→ **Task brief**
Read through the records below and copy each line that uses the word "concentrations".
--- --- ---
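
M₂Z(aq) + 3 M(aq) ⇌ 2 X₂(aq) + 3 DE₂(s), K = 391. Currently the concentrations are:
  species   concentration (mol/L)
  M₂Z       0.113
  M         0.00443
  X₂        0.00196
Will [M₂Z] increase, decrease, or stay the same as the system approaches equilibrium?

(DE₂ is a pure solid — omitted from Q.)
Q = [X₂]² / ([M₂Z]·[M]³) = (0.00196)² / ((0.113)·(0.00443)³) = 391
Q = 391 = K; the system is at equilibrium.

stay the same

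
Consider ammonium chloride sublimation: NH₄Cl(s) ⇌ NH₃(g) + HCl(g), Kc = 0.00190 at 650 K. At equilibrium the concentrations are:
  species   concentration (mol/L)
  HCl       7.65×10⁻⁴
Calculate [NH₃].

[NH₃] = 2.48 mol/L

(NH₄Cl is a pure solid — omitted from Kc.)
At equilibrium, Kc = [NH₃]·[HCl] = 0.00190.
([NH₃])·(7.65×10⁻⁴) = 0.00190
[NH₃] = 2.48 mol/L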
--- --- ---
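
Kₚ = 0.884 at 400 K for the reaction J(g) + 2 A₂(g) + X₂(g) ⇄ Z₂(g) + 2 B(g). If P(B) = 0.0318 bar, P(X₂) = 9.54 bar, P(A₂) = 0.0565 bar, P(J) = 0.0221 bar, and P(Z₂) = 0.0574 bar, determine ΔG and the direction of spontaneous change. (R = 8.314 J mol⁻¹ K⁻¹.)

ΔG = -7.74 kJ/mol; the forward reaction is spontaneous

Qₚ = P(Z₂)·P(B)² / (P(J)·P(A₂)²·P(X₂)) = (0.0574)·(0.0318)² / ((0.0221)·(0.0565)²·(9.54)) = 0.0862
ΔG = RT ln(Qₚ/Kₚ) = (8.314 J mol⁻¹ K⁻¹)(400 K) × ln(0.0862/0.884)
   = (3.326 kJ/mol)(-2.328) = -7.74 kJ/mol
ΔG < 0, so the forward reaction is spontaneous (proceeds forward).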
--- --- ---
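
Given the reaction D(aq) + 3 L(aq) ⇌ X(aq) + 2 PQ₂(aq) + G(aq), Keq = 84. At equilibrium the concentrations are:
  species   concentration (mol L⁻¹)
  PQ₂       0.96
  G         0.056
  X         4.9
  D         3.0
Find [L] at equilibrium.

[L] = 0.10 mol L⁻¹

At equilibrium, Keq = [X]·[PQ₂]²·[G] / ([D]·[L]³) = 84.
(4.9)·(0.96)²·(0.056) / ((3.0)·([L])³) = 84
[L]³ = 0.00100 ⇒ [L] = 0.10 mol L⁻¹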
--- --- ---
→ **Output of the task**
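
M₂Z(aq) + 3 M(aq) ⇌ 2 X₂(aq) + 3 DE₂(s), K = 391. Currently the concentrations are:
Consider ammonium chloride sublimation: NH₄Cl(s) ⇌ NH₃(g) + HCl(g), Kc = 0.00190 at 650 K. At equilibrium the concentrations are:
Given the reaction D(aq) + 3 L(aq) ⇌ X(aq) + 2 PQ₂(aq) + G(aq), Keq = 84. At equilibrium the concentrations are: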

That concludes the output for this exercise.